> Exercise: Using the entries below, output exactly the line containing "Let O(q) = q" and all lines that follow it to the end.

Stored data:
------------------------------------------------
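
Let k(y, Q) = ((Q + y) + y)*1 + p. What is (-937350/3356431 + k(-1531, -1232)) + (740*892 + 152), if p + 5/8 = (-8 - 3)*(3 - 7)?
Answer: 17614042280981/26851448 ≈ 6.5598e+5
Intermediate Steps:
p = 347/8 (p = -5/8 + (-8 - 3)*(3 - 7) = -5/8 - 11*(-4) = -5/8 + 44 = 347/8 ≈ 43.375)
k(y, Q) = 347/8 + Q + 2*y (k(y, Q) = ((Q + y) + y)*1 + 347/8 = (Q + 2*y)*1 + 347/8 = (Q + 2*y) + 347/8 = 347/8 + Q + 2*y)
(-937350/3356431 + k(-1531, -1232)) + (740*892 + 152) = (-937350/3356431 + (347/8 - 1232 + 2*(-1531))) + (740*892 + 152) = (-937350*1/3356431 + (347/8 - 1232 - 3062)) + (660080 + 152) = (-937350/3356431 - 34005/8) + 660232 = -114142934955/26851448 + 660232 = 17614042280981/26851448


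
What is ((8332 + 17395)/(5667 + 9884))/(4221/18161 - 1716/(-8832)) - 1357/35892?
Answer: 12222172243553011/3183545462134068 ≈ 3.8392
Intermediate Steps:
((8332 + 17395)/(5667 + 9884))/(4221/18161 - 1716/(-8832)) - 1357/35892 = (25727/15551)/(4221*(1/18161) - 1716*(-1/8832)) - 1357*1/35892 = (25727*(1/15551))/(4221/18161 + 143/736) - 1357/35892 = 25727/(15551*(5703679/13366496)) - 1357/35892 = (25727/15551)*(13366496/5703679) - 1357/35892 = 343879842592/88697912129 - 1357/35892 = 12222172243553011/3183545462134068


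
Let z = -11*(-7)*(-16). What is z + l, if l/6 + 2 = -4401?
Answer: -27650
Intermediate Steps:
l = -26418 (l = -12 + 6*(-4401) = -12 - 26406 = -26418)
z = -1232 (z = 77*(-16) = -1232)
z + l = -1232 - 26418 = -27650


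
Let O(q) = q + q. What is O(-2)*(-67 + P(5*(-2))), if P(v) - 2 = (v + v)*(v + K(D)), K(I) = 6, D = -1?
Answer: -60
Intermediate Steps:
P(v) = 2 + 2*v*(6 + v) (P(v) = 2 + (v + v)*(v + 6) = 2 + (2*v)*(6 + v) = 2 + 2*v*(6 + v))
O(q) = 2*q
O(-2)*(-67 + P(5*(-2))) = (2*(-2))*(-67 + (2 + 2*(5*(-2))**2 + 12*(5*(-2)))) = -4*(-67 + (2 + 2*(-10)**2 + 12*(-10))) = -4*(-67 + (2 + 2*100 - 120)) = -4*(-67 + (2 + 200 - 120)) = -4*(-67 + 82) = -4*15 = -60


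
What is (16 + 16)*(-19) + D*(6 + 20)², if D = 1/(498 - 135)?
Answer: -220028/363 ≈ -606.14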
------------------------------------------------
> Task solution:
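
Let O(q) = q + q. What is O(-2)*(-67 + P(5*(-2))), if P(v) - 2 = (v + v)*(v + K(D)), K(I) = 6, D = -1?
Answer: -60
Intermediate Steps:
P(v) = 2 + 2*v*(6 + v) (P(v) = 2 + (v + v)*(v + 6) = 2 + (2*v)*(6 + v) = 2 + 2*v*(6 + v))
O(q) = 2*q
O(-2)*(-67 + P(5*(-2))) = (2*(-2))*(-67 + (2 + 2*(5*(-2))**2 + 12*(5*(-2)))) = -4*(-67 + (2 + 2*(-10)**2 + 12*(-10))) = -4*(-67 + (2 + 2*100 - 120)) = -4*(-67 + (2 + 200 - 120)) = -4*(-67 + 82) = -4*15 = -60


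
What is (16 + 16)*(-19) + D*(6 + 20)², if D = 1/(498 - 135)?
Answer: -220028/363 ≈ -606.14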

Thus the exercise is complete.